Exercise aim:
Please return every line of the records below that holds the word "smallest".

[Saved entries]
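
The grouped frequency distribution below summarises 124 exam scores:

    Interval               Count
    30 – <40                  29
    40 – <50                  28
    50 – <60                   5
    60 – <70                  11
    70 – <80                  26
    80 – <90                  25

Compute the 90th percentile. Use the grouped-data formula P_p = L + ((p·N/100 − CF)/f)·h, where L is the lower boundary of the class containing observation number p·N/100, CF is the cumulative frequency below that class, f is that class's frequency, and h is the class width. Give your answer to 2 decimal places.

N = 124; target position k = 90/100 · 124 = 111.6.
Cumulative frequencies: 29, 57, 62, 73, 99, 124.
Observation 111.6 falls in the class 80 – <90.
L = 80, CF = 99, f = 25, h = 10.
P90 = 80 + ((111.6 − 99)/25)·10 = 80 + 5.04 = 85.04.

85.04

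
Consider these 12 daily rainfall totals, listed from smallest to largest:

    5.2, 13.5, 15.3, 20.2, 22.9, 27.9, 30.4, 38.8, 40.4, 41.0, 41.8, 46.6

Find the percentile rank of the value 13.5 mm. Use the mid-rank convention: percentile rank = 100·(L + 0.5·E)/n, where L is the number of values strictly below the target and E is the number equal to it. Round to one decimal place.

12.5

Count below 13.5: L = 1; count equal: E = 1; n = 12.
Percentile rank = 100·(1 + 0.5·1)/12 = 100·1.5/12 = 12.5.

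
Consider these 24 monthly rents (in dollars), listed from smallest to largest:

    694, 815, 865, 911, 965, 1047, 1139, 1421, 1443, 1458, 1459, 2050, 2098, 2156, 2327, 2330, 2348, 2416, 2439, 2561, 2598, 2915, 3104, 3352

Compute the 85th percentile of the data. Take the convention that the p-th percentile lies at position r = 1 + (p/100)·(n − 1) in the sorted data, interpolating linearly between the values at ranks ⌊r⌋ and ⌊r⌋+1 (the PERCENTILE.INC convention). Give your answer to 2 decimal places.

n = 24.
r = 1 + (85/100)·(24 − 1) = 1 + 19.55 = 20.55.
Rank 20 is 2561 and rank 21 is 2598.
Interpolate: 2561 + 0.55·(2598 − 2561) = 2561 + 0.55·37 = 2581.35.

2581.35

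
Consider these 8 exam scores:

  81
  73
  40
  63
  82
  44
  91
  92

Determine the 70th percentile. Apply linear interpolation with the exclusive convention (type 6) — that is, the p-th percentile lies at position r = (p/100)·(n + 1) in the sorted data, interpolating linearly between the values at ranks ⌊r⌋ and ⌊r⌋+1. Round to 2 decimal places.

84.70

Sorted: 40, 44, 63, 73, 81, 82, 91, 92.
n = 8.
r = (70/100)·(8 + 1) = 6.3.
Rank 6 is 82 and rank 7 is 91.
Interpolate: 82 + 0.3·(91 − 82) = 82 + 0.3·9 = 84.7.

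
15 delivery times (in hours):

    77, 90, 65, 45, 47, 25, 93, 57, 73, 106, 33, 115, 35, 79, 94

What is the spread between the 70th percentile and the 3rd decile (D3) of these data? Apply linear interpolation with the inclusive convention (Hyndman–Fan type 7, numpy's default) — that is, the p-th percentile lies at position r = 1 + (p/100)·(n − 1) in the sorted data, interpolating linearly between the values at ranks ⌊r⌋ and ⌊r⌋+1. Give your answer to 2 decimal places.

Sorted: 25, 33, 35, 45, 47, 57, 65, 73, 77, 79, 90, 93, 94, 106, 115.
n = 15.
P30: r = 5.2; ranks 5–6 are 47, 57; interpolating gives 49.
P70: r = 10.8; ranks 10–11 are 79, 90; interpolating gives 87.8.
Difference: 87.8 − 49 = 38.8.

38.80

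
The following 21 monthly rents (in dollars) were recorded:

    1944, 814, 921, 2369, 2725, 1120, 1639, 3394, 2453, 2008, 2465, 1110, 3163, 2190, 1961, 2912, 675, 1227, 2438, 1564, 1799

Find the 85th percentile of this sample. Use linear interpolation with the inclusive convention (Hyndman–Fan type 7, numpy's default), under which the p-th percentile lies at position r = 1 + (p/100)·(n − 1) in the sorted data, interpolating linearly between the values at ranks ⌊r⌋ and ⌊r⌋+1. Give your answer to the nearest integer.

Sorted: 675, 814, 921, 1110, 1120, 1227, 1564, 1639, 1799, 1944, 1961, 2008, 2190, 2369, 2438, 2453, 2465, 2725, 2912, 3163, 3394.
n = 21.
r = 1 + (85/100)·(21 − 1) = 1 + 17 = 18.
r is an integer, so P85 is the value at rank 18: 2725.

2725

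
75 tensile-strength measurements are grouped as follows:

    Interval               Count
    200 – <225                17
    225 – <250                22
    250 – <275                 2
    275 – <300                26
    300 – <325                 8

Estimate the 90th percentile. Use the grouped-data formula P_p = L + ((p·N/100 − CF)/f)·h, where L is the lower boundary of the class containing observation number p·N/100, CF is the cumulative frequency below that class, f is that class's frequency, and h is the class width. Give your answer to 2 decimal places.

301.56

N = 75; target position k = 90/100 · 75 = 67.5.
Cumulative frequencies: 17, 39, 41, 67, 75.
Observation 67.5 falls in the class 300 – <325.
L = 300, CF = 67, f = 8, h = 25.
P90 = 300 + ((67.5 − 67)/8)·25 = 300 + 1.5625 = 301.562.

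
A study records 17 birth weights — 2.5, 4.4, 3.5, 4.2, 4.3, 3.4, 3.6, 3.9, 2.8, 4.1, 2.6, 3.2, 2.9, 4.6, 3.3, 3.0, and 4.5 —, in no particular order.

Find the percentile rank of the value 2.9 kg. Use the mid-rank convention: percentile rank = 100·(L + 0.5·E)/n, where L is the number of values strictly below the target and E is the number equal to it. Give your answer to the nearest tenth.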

Exercise output:
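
Consider these 12 daily rainfall totals, listed from smallest to largest:
Consider these 24 monthly rents (in dollars), listed from smallest to largest: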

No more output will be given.